Dataset entries
__________________________________________________

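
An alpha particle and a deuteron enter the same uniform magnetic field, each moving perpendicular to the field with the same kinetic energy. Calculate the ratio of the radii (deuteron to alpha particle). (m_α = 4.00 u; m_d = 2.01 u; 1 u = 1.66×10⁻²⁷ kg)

r = √(2mK)/(qB) ⇒ at equal K, r ∝ √m/q.
r_{deuteron}/r_{alpha particle} = 1.42.

ratio ≈ 1.42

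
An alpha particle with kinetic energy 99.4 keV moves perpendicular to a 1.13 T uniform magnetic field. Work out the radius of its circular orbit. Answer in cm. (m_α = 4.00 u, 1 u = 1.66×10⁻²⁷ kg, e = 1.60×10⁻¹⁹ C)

Convert the energy: K = 99.4 keV = 1.59×10^-14 J.
v = √(2K/m) = √(2·1.59×10^-14/6.64×10^-27) = 2.19×10^6 m/s.
r = mv/(qB) = (6.64×10^-27)(2.19×10^6) / [(2×1.60×10^-19)(1.13)] = 0.0402 m.

r ≈ 4.02 cm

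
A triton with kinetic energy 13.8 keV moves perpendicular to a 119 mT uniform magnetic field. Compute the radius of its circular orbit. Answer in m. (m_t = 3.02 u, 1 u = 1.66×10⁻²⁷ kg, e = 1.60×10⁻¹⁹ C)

Convert the energy: K = 13.8 keV = 2.21×10^-15 J.
v = √(2K/m) = √(2·2.21×10^-15/5.01×10^-27) = 9.39×10^5 m/s.
r = mv/(qB) = (5.01×10^-27)(9.39×10^5) / [(1×1.60×10^-19)(0.119)] = 0.247 m.

r ≈ 0.247 m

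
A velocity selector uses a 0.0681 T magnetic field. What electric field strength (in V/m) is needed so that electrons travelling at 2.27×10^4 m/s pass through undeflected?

E ≈ 1550 V/m

qE = qvB ⇒ E = vB = (2.27×10^4)(0.0681) = 1550 V/m.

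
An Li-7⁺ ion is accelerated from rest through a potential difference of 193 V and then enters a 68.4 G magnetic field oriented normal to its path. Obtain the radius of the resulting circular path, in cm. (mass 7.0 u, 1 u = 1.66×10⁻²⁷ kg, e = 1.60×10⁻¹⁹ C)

The kinetic energy gained is K = qV = (1×1.60×10^-19)(193) = 3.09×10^-17 J.
v = √(2K/m) = 7.29×10^4 m/s.
r = mv/(qB) = (1.16×10^-26)(7.29×10^4) / [(1×1.60×10^-19)(6.84×10^-3)] = 0.774 m.

r ≈ 77.4 cm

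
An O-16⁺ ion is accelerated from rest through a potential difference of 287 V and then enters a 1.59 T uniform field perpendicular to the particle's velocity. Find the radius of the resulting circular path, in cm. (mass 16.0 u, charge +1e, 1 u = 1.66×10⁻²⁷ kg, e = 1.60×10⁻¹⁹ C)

r ≈ 0.614 cm

The kinetic energy gained is K = qV = (1×1.60×10^-19)(287) = 4.59×10^-17 J.
v = √(2K/m) = 5.88×10^4 m/s.
r = mv/(qB) = (2.66×10^-26)(5.88×10^4) / [(1×1.60×10^-19)(1.59)] = 6.14×10^-3 m.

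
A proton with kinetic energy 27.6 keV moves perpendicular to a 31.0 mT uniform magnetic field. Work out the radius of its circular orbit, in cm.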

__________________________________________________

Exercise directions
The lines from the one containing "A triton with" through the final line of the entries above are to be printed exactly, with nothing added.

Response to the task
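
A triton with kinetic energy 13.8 keV moves perpendicular to a 119 mT uniform magnetic field. Compute the radius of its circular orbit. Answer in m. (m_t = 3.02 u, 1 u = 1.66×10⁻²⁷ kg, e = 1.60×10⁻¹⁹ C)

Convert the energy: K = 13.8 keV = 2.21×10^-15 J.
v = √(2K/m) = √(2·2.21×10^-15/5.01×10^-27) = 9.39×10^5 m/s.
r = mv/(qB) = (5.01×10^-27)(9.39×10^5) / [(1×1.60×10^-19)(0.119)] = 0.247 m.

r ≈ 0.247 m

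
A velocity selector uses a 0.0681 T magnetic field. What electric field strength (in V/m) is needed so that electrons travelling at 2.27×10^4 m/s pass through undeflected?

E ≈ 1550 V/m

qE = qvB ⇒ E = vB = (2.27×10^4)(0.0681) = 1550 V/m.

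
An Li-7⁺ ion is accelerated from rest through a potential difference of 193 V and then enters a 68.4 G magnetic field oriented normal to its path. Obtain the radius of the resulting circular path, in cm. (mass 7.0 u, 1 u = 1.66×10⁻²⁷ kg, e = 1.60×10⁻¹⁹ C)

The kinetic energy gained is K = qV = (1×1.60×10^-19)(193) = 3.09×10^-17 J.
v = √(2K/m) = 7.29×10^4 m/s.
r = mv/(qB) = (1.16×10^-26)(7.29×10^4) / [(1×1.60×10^-19)(6.84×10^-3)] = 0.774 m.

r ≈ 77.4 cm

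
An O-16⁺ ion is accelerated from rest through a potential difference of 287 V and then enters a 1.59 T uniform field perpendicular to the particle's velocity. Find the radius of the resulting circular path, in cm. (mass 16.0 u, charge +1e, 1 u = 1.66×10⁻²⁷ kg, e = 1.60×10⁻¹⁹ C)

r ≈ 0.614 cm

The kinetic energy gained is K = qV = (1×1.60×10^-19)(287) = 4.59×10^-17 J.
v = √(2K/m) = 5.88×10^4 m/s.
r = mv/(qB) = (2.66×10^-26)(5.88×10^4) / [(1×1.60×10^-19)(1.59)] = 6.14×10^-3 m.

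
A proton with kinetic energy 27.6 keV moves perpendicular to a 31.0 mT uniform magnetic field. Work out the radius of its circular orbit, in cm.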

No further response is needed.